*** Dataset excerpts Section Begins ***

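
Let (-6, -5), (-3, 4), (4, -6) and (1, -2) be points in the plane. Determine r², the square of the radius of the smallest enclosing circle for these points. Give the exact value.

75245/1922

The minimum enclosing circle is determined by three boundary points: (-6, -5), (-3, 4), (4, -6).
Their circumcentre is (-39/62, -111/62) with r² = 75245/1922.
The farthest remaining point (1, -2) is at distance² 5185/1922 ≤ 75245/1922.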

*** Dataset excerpts Section Ends ***

What the exercise asks:
Whatever appears in the lines above should be copied exactly.

Exercise answer:
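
Let (-6, -5), (-3, 4), (4, -6) and (1, -2) be points in the plane. Determine r², the square of the radius of the smallest enclosing circle for these points. Give the exact value.

75245/1922

The minimum enclosing circle is determined by three boundary points: (-6, -5), (-3, 4), (4, -6).
Their circumcentre is (-39/62, -111/62) with r² = 75245/1922.
The farthest remaining point (1, -2) is at distance² 5185/1922 ≤ 75245/1922.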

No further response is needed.